Exercise instructions:
The required result is a copy of each line below in which "center" appears.

(Collected data entries)
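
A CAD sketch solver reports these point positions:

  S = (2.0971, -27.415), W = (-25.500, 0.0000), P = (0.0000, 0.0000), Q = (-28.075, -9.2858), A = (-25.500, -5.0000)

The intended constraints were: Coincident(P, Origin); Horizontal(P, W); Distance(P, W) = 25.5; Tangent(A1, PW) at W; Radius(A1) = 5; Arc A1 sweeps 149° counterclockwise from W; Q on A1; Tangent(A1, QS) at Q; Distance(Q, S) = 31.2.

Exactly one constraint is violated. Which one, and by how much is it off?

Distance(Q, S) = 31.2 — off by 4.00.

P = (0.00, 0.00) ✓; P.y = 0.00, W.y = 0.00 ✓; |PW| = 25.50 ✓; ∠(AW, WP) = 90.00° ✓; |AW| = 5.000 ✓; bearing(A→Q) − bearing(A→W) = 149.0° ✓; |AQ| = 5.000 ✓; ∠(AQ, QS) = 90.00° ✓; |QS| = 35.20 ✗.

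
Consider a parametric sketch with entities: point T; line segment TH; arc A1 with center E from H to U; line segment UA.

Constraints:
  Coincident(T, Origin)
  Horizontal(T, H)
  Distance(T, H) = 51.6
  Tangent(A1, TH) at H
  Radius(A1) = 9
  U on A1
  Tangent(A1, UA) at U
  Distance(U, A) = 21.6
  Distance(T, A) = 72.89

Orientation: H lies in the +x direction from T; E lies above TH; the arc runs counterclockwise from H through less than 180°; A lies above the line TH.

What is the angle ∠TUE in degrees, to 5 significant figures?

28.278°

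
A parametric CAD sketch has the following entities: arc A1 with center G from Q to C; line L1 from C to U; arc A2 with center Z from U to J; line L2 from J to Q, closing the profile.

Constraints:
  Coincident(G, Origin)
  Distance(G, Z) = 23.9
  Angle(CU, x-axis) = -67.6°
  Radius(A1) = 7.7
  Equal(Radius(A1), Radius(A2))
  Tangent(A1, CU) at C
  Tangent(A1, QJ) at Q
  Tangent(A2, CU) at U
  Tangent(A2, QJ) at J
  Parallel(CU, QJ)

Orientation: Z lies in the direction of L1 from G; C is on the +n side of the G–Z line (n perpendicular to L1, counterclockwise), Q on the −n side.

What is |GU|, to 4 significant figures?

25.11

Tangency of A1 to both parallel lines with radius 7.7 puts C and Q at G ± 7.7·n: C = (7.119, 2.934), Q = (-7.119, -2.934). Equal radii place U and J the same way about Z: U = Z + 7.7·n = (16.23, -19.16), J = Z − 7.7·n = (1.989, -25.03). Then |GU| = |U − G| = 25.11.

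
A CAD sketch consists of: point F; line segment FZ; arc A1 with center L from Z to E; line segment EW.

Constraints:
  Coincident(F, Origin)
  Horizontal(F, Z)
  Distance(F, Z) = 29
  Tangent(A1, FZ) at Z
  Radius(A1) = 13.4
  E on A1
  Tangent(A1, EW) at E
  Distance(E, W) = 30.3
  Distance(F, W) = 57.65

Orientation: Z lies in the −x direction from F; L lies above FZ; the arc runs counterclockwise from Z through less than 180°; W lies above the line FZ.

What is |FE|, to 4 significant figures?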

Response below:
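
Consider a parametric sketch with entities: point T; line segment TH; arc A1 with center E from H to U; line segment UA.
A parametric CAD sketch has the following entities: arc A1 with center G from Q to C; line L1 from C to U; arc A2 with center Z from U to J; line L2 from J to Q, closing the profile.
A CAD sketch consists of: point F; line segment FZ; arc A1 with center L from Z to E; line segment EW.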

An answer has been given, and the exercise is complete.